■ **ASSIGNMENT**
What follows is a set of records; repeat all of them exactly.

Stored items
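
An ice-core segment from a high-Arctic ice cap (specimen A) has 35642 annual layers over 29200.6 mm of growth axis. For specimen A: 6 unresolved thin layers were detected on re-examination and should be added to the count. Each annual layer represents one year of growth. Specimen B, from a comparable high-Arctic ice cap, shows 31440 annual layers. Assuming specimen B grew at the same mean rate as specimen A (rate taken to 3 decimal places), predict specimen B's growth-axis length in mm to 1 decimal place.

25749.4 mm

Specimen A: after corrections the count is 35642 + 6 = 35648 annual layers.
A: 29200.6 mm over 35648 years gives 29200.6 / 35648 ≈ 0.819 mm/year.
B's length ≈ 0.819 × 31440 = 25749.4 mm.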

■ **EXERCISE OUTPUT**
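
An ice-core segment from a high-Arctic ice cap (specimen A) has 35642 annual layers over 29200.6 mm of growth axis. For specimen A: 6 unresolved thin layers were detected on re-examination and should be added to the count. Each annual layer represents one year of growth. Specimen B, from a comparable high-Arctic ice cap, shows 31440 annual layers. Assuming specimen B grew at the same mean rate as specimen A (rate taken to 3 decimal places), predict specimen B's growth-axis length in mm to 1 decimal place.

25749.4 mm

Specimen A: after corrections the count is 35642 + 6 = 35648 annual layers.
A: 29200.6 mm over 35648 years gives 29200.6 / 35648 ≈ 0.819 mm/year.
B's length ≈ 0.819 × 31440 = 25749.4 mm.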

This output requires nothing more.